Records from a data collection:
[Start of section]
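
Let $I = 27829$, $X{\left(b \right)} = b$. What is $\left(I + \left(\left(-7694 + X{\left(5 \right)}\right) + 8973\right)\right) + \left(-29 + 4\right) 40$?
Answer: $28113$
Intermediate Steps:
$\left(I + \left(\left(-7694 + X{\left(5 \right)}\right) + 8973\right)\right) + \left(-29 + 4\right) 40 = \left(27829 + \left(\left(-7694 + 5\right) + 8973\right)\right) + \left(-29 + 4\right) 40 = \left(27829 + \left(-7689 + 8973\right)\right) - 1000 = \left(27829 + 1284\right) - 1000 = 29113 - 1000 = 28113$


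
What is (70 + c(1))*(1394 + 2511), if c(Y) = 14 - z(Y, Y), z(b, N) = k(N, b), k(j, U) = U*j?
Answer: 324115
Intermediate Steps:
z(b, N) = N*b (z(b, N) = b*N = N*b)
c(Y) = 14 - Y² (c(Y) = 14 - Y*Y = 14 - Y²)
(70 + c(1))*(1394 + 2511) = (70 + (14 - 1*1²))*(1394 + 2511) = (70 + (14 - 1*1))*3905 = (70 + (14 - 1))*3905 = (70 + 13)*3905 = 83*3905 = 324115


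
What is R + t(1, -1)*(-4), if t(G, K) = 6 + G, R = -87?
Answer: -115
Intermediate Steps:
R + t(1, -1)*(-4) = -87 + (6 + 1)*(-4) = -87 + 7*(-4) = -87 - 28 = -115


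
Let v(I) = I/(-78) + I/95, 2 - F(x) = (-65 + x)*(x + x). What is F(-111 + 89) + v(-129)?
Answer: -9449489/2470 ≈ -3825.7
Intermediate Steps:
F(x) = 2 - 2*x*(-65 + x) (F(x) = 2 - (-65 + x)*(x + x) = 2 - (-65 + x)*2*x = 2 - 2*x*(-65 + x))
v(I) = -17*I/7410 (v(I) = I*(-1/78) + I*(1/95) = -I/78 + I/95 = -17*I/7410)
F(-111 + 89) + v(-129) = (2 - 2*(-111 + 89)² + 130*(-111 + 89)) - 17/7410*(-129) = (2 - 2*(-22)² + 130*(-22)) + 731/2470 = (2 - 2*484 - 2860) + 731/2470 = (2 - 968 - 2860) + 731/2470 = -3826 + 731/2470 = -9449489/2470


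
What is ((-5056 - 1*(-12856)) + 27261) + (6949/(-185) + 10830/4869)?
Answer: 10516630178/300255 ≈ 35026.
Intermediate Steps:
((-5056 - 1*(-12856)) + 27261) + (6949/(-185) + 10830/4869) = ((-5056 + 12856) + 27261) + (6949*(-1/185) + 10830*(1/4869)) = (7800 + 27261) + (-6949/185 + 3610/1623) = 35061 - 10610377/300255 = 10516630178/300255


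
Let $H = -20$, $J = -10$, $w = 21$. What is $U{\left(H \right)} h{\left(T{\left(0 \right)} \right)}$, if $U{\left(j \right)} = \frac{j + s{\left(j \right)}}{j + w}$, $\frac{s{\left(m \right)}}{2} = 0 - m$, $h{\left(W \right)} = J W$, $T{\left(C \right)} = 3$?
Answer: $-600$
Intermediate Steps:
$h{\left(W \right)} = - 10 W$
$s{\left(m \right)} = - 2 m$ ($s{\left(m \right)} = 2 \left(0 - m\right) = 2 \left(- m\right) = - 2 m$)
$U{\left(j \right)} = - \frac{j}{21 + j}$ ($U{\left(j \right)} = \frac{j - 2 j}{j + 21} = \frac{\left(-1\right) j}{21 + j} = - \frac{j}{21 + j}$)
$U{\left(H \right)} h{\left(T{\left(0 \right)} \right)} = \left(-1\right) \left(-20\right) \frac{1}{21 - 20} \left(\left(-10\right) 3\right) = \left(-1\right) \left(-20\right) 1^{-1} \left(-30\right) = \left(-1\right) \left(-20\right) 1 \left(-30\right) = 20 \left(-30\right) = -600$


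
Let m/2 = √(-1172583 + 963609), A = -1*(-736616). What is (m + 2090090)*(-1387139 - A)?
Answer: -4438839087950 - 4247510*I*√208974 ≈ -4.4388e+12 - 1.9417e+9*I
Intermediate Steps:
A = 736616
m = 2*I*√208974 (m = 2*√(-1172583 + 963609) = 2*√(-208974) = 2*(I*√208974) = 2*I*√208974 ≈ 914.27*I)
(m + 2090090)*(-1387139 - A) = (2*I*√208974 + 2090090)*(-1387139 - 1*736616) = (2090090 + 2*I*√208974)*(-1387139 - 736616) = (2090090 + 2*I*√208974)*(-2123755) = -4438839087950 - 4247510*I*√208974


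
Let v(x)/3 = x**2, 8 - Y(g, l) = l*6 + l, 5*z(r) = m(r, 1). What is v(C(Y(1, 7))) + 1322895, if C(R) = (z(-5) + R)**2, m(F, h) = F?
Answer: 10657983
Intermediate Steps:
z(r) = r/5
Y(g, l) = 8 - 7*l (Y(g, l) = 8 - (l*6 + l) = 8 - (6*l + l) = 8 - 7*l)
C(R) = (-1 + R)**2 (C(R) = ((1/5)*(-5) + R)**2 = (-1 + R)**2)
v(x) = 3*x**2
v(C(Y(1, 7))) + 1322895 = 3*((-1 + (8 - 7*7))**2)**2 + 1322895 = 3*((-1 + (8 - 49))**2)**2 + 1322895 = 3*((-1 - 41)**2)**2 + 1322895 = 3*((-42)**2)**2 + 1322895 = 3*1764**2 + 1322895 = 3*3111696 + 1322895 = 9335088 + 1322895 = 10657983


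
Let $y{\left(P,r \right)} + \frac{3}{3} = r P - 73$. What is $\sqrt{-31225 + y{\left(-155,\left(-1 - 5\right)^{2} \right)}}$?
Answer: $i \sqrt{36879} \approx 192.04 i$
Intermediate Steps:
$y{\left(P,r \right)} = -74 + P r$ ($y{\left(P,r \right)} = -1 + \left(r P - 73\right) = -1 + \left(P r - 73\right) = -1 + \left(-73 + P r\right) = -74 + P r$)
$\sqrt{-31225 + y{\left(-155,\left(-1 - 5\right)^{2} \right)}} = \sqrt{-31225 - \left(74 + 155 \left(-1 - 5\right)^{2}\right)} = \sqrt{-31225 - \left(74 + 155 \left(-6\right)^{2}\right)} = \sqrt{-31225 - 5654} = \sqrt{-36879} = i \sqrt{36879}$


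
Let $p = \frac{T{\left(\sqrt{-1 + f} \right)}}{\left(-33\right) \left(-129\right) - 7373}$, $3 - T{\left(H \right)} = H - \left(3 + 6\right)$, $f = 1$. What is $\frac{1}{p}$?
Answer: $- \frac{779}{3} \approx -259.67$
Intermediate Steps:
$T{\left(H \right)} = 12 - H$ ($T{\left(H \right)} = 3 - \left(H - \left(3 + 6\right)\right) = 3 - \left(H - 9\right) = 3 - \left(-9 + H\right) = 12 - H$)
$p = - \frac{3}{779}$ ($p = \frac{12 - \sqrt{-1 + 1}}{\left(-33\right) \left(-129\right) - 7373} = \frac{12 - \sqrt{0}}{4257 - 7373} = \frac{12 - 0}{-3116} = - \frac{12 + 0}{3116} = \left(- \frac{1}{3116}\right) 12 = - \frac{3}{779} \approx -0.0038511$)
$\frac{1}{p} = \frac{1}{- \frac{3}{779}} = - \frac{779}{3}$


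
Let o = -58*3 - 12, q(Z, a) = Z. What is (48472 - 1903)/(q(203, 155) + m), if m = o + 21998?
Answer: 46569/22015 ≈ 2.1153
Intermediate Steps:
o = -186 (o = -174 - 12 = -186)
m = 21812 (m = -186 + 21998 = 21812)
(48472 - 1903)/(q(203, 155) + m) = (48472 - 1903)/(203 + 21812) = 46569/22015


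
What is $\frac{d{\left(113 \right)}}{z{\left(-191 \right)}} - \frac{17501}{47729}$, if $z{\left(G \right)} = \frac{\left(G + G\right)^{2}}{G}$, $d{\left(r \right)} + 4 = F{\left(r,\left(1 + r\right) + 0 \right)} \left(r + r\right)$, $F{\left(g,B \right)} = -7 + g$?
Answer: $- \frac{26285813}{828749} \approx -31.717$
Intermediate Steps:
$d{\left(r \right)} = -4 + 2 r \left(-7 + r\right)$ ($d{\left(r \right)} = -4 + \left(-7 + r\right) \left(r + r\right) = -4 + \left(-7 + r\right) 2 r = -4 + 2 r \left(-7 + r\right)$)
$z{\left(G \right)} = 4 G$ ($z{\left(G \right)} = \frac{\left(2 G\right)^{2}}{G} = \frac{4 G^{2}}{G} = 4 G$)
$\frac{d{\left(113 \right)}}{z{\left(-191 \right)}} - \frac{17501}{47729} = \frac{-4 + 2 \cdot 113 \left(-7 + 113\right)}{4 \left(-191\right)} - \frac{17501}{47729} = \frac{-4 + 2 \cdot 113 \cdot 106}{-764} - \frac{1591}{4339} = \left(-4 + 23956\right) \left(- \frac{1}{764}\right) - \frac{1591}{4339} = 23952 \left(- \frac{1}{764}\right) - \frac{1591}{4339} = - \frac{5988}{191} - \frac{1591}{4339} = - \frac{26285813}{828749}$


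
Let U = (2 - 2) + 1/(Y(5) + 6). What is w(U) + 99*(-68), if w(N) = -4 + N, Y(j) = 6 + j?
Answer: -114511/17 ≈ -6735.9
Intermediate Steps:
U = 1/17 (U = (2 - 2) + 1/((6 + 5) + 6) = 0 + 1/(11 + 6) = 0 + 1/17 = 1/17 ≈ 0.058824)
w(U) + 99*(-68) = (-4 + 1/17) + 99*(-68) = -67/17 - 6732 = -114511/17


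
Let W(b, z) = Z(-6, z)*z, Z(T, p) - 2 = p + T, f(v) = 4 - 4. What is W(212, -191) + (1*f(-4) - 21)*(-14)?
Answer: 37539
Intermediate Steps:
f(v) = 0
Z(T, p) = 2 + T + p (Z(T, p) = 2 + (p + T) = 2 + (T + p) = 2 + T + p)
W(b, z) = z*(-4 + z) (W(b, z) = (2 - 6 + z)*z = (-4 + z)*z = z*(-4 + z))
W(212, -191) + (1*f(-4) - 21)*(-14) = -191*(-4 - 191) + (1*0 - 21)*(-14) = -191*(-195) + (0 - 21)*(-14) = 37245 - 21*(-14) = 37245 + 294 = 37539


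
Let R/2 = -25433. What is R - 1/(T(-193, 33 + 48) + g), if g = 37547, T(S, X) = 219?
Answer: -1921005357/37766 ≈ -50866.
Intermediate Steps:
R = -50866 (R = 2*(-25433) = -50866)
R - 1/(T(-193, 33 + 48) + g) = -50866 - 1/(219 + 37547) = -50866 - 1/37766 = -1921005357/37766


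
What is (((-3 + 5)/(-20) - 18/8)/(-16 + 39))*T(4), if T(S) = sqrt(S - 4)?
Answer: 0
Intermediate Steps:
T(S) = sqrt(-4 + S)
(((-3 + 5)/(-20) - 18/8)/(-16 + 39))*T(4) = (((-3 + 5)/(-20) - 18/8)/(-16 + 39))*sqrt(-4 + 4) = ((2*(-1/20) - 18*1/8)/23)*sqrt(0) = ((-1/10 - 9/4)*(1/23))*0 = -47/20*1/23*0 = -47/460*0 = 0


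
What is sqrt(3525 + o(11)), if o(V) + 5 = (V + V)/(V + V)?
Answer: sqrt(3521) ≈ 59.338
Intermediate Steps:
o(V) = -4 (o(V) = -5 + (V + V)/(V + V) = -5 + (2*V)/((2*V)) = -5 + (2*V)*(1/(2*V)) = -5 + 1 = -4)
sqrt(3525 + o(11)) = sqrt(3525 - 4) = sqrt(3521)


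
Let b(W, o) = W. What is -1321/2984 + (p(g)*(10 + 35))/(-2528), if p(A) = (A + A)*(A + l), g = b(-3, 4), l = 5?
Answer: -13501/58934 ≈ -0.22909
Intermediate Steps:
g = -3
p(A) = 2*A*(5 + A) (p(A) = (A + A)*(A + 5) = (2*A)*(5 + A) = 2*A*(5 + A))
-1321/2984 + (p(g)*(10 + 35))/(-2528) = -1321/2984 + ((2*(-3)*(5 - 3))*(10 + 35))/(-2528) = -1321*1/2984 + ((2*(-3)*2)*45)*(-1/2528) = -1321/2984 - 12*45*(-1/2528) = -1321/2984 - 540*(-1/2528) = -1321/2984 + 135/632 = -13501/58934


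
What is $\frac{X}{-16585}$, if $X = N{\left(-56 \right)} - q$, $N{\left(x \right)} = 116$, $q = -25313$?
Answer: $- \frac{25429}{16585} \approx -1.5333$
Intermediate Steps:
$X = 25429$ ($X = 116 - -25313 = 116 + 25313 = 25429$)
$\frac{X}{-16585} = \frac{25429}{-16585} = 25429 \left(- \frac{1}{16585}\right) = - \frac{25429}{16585}$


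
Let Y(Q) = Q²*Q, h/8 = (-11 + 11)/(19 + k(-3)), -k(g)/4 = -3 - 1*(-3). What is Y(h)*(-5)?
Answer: 0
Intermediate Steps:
k(g) = 0 (k(g) = -4*(-3 - 1*(-3)) = -4*(-3 + 3) = -4*0 = 0)
h = 0 (h = 8*((-11 + 11)/(19 + 0)) = 8*(0/19) = 8*(0*(1/19)) = 8*0 = 0)
Y(Q) = Q³
Y(h)*(-5) = 0³*(-5) = 0*(-5) = 0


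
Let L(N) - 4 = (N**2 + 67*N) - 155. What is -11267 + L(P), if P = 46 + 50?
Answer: 4230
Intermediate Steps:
P = 96
L(N) = -151 + N**2 + 67*N (L(N) = 4 + ((N**2 + 67*N) - 155) = 4 + (-155 + N**2 + 67*N) = -151 + N**2 + 67*N)
-11267 + L(P) = -11267 + (-151 + 96**2 + 67*96) = -11267 + (-151 + 9216 + 6432) = -11267 + 15497 = 4230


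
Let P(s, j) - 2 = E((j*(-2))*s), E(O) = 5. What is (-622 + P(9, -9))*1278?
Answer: -785970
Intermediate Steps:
P(s, j) = 7 (P(s, j) = 2 + 5 = 7)
(-622 + P(9, -9))*1278 = (-622 + 7)*1278 = -615*1278 = -785970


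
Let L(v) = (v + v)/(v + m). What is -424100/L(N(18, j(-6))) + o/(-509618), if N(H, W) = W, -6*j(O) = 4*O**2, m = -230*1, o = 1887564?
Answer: -3431053439267/1528854 ≈ -2.2442e+6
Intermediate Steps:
m = -230
j(O) = -2*O**2/3
L(v) = 2*v/(-230 + v) (L(v) = (v + v)/(v - 230) = (2*v)/(-230 + v) = 2*v/(-230 + v))
-424100/L(N(18, j(-6))) + o/(-509618) = -424100/(2*(-2/3*(-6)**2)/(-230 - 2/3*(-6)**2)) + 1887564/(-509618) = -424100/(2*(-2/3*36)/(-230 - 2/3*36)) + 1887564*(-1/509618) = -424100/(2*(-24)/(-230 - 24)) - 943782/254809 = -424100/(2*(-24)/(-254)) - 943782/254809 = -424100/(2*(-24)*(-1/254)) - 943782/254809 = -424100/24/127 - 943782/254809 = -424100*127/24 - 943782/254809 = -13465175/6 - 943782/254809 = -3431053439267/1528854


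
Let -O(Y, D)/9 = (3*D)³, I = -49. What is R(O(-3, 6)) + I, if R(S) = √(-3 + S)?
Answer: -49 + I*√52491 ≈ -49.0 + 229.11*I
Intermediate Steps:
O(Y, D) = -243*D³ (O(Y, D) = -9*27*D³ = -243*D³)
R(O(-3, 6)) + I = √(-3 - 243*6³) - 49 = √(-3 - 243*216) - 49 = √(-3 - 52488) - 49 = √(-52491) - 49 = I*√52491 - 49 = -49 + I*√52491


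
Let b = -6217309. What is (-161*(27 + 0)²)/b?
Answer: 16767/888187 ≈ 0.018878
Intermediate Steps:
(-161*(27 + 0)²)/b = -161*(27 + 0)²/(-6217309) = -161*27²*(-1/6217309) = -161*729*(-1/6217309) = -117369*(-1/6217309) = 16767/888187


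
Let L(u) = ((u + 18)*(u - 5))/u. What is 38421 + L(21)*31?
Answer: 275395/7 ≈ 39342.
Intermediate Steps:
L(u) = (-5 + u)*(18 + u)/u (L(u) = ((18 + u)*(-5 + u))/u = ((-5 + u)*(18 + u))/u = (-5 + u)*(18 + u)/u)
38421 + L(21)*31 = 38421 + (13 + 21 - 90/21)*31 = 38421 + (13 + 21 - 90*1/21)*31 = 38421 + (13 + 21 - 30/7)*31 = 38421 + (208/7)*31 = 38421 + 6448/7 = 275395/7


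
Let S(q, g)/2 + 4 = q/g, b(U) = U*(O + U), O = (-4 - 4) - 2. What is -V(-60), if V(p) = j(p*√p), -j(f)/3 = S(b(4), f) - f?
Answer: -24 + 8998*I*√15/25 ≈ -24.0 + 1394.0*I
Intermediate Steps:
O = -10 (O = -8 - 2 = -10)
b(U) = U*(-10 + U)
S(q, g) = -8 + 2*q/g (S(q, g) = -8 + 2*(q/g) = -8 + 2*q/g)
j(f) = 24 + 3*f + 144/f (j(f) = -3*((-8 + 2*(4*(-10 + 4))/f) - f) = -3*((-8 + 2*(4*(-6))/f) - f) = -3*((-8 + 2*(-24)/f) - f) = -3*((-8 - 48/f) - f) = -3*(-8 - f - 48/f) = 24 + 3*f + 144/f)
V(p) = 24 + 3*p^(3/2) + 144/p^(3/2) (V(p) = 24 + 3*(p*√p) + 144/((p*√p)) = 24 + 3*p^(3/2) + 144/(p^(3/2)) = 24 + 3*p^(3/2) + 144/p^(3/2))
-V(-60) = -(24 + 3*(-60)^(3/2) + 144/(-60)^(3/2)) = -(24 + 3*(-120*I*√15) + 144*(I*√15/1800)) = -(24 - 360*I*√15 + 2*I*√15/25) = -(24 - 8998*I*√15/25) = -24 + 8998*I*√15/25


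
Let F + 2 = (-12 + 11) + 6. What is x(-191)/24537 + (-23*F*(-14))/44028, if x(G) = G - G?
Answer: 161/7338 ≈ 0.021941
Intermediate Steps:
x(G) = 0
F = 3 (F = -2 + ((-12 + 11) + 6) = -2 + (-1 + 6) = -2 + 5 = 3)
x(-191)/24537 + (-23*F*(-14))/44028 = 0/24537 + (-23*3*(-14))/44028 = 0*(1/24537) - 69*(-14)*(1/44028) = 0 + 966*(1/44028) = 0 + 161/7338 = 161/7338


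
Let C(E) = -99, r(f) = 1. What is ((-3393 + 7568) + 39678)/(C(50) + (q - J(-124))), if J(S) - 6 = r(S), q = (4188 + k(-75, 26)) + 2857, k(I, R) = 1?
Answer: 43853/6940 ≈ 6.3189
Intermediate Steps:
q = 7046 (q = (4188 + 1) + 2857 = 4189 + 2857 = 7046)
J(S) = 7 (J(S) = 6 + 1 = 7)
((-3393 + 7568) + 39678)/(C(50) + (q - J(-124))) = ((-3393 + 7568) + 39678)/(-99 + (7046 - 1*7)) = (4175 + 39678)/(-99 + (7046 - 7)) = 43853/(-99 + 7039) = 43853/6940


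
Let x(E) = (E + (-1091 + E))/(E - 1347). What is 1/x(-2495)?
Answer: 3842/6081 ≈ 0.63180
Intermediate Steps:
x(E) = (-1091 + 2*E)/(-1347 + E)
1/x(-2495) = 1/((-1091 + 2*(-2495))/(-1347 - 2495)) = 1/((-1091 - 4990)/(-3842)) = 1/(-1/3842*(-6081)) = 1/(6081/3842) = 3842/6081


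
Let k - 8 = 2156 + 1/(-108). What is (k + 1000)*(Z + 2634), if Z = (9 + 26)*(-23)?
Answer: 624989419/108 ≈ 5.7869e+6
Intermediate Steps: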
[End of section]
* **ABOUT THIS TASK**
All lines from the one containing "Answer: 3842/6081 ≈ 0.63180" through the final line of the records above are to be set down exactly, and no other line is to appear.

* **WORKED SOLUTION**
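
Answer: 3842/6081 ≈ 0.63180
Intermediate Steps:
x(E) = (-1091 + 2*E)/(-1347 + E)
1/x(-2495) = 1/((-1091 + 2*(-2495))/(-1347 - 2495)) = 1/((-1091 - 4990)/(-3842)) = 1/(-1/3842*(-6081)) = 1/(6081/3842) = 3842/6081


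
Let k - 8 = 2156 + 1/(-108). What is (k + 1000)*(Z + 2634), if Z = (9 + 26)*(-23)?
Answer: 624989419/108 ≈ 5.7869e+6
Intermediate Steps: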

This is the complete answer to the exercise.